Problem :: Every entry is to be written out word for word.

Record excerpts ::

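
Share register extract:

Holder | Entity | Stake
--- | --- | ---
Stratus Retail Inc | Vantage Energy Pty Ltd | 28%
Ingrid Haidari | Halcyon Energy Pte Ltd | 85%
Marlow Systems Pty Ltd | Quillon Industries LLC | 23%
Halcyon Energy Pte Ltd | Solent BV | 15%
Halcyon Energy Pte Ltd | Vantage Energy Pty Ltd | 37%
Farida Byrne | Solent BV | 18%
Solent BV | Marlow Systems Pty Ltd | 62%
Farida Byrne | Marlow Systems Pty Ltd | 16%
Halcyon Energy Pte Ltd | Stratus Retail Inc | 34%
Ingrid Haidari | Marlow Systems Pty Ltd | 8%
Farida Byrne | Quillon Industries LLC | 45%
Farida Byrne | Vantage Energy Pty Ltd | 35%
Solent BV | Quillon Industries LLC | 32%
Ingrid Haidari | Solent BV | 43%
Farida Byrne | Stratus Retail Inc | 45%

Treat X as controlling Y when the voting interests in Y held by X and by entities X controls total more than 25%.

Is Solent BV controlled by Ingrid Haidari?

Yes

Ingrid holds 85% of Halcyon, so Ingrid controls Halcyon.
Halcyon and Ingrid together hold 15% + 43% = 58% of Solent, so Ingrid controls Solent.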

Completed task ::
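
Share register extract:

Holder | Entity | Stake
--- | --- | ---
Stratus Retail Inc | Vantage Energy Pty Ltd | 28%
Ingrid Haidari | Halcyon Energy Pte Ltd | 85%
Marlow Systems Pty Ltd | Quillon Industries LLC | 23%
Halcyon Energy Pte Ltd | Solent BV | 15%
Halcyon Energy Pte Ltd | Vantage Energy Pty Ltd | 37%
Farida Byrne | Solent BV | 18%
Solent BV | Marlow Systems Pty Ltd | 62%
Farida Byrne | Marlow Systems Pty Ltd | 16%
Halcyon Energy Pte Ltd | Stratus Retail Inc | 34%
Ingrid Haidari | Marlow Systems Pty Ltd | 8%
Farida Byrne | Quillon Industries LLC | 45%
Farida Byrne | Vantage Energy Pty Ltd | 35%
Solent BV | Quillon Industries LLC | 32%
Ingrid Haidari | Solent BV | 43%
Farida Byrne | Stratus Retail Inc | 45%

Treat X as controlling Y when the voting interests in Y held by X and by entities X controls total more than 25%.

Is Solent BV controlled by Ingrid Haidari?

Yes

Ingrid holds 85% of Halcyon, so Ingrid controls Halcyon.
Halcyon and Ingrid together hold 15% + 43% = 58% of Solent, so Ingrid controls Solent.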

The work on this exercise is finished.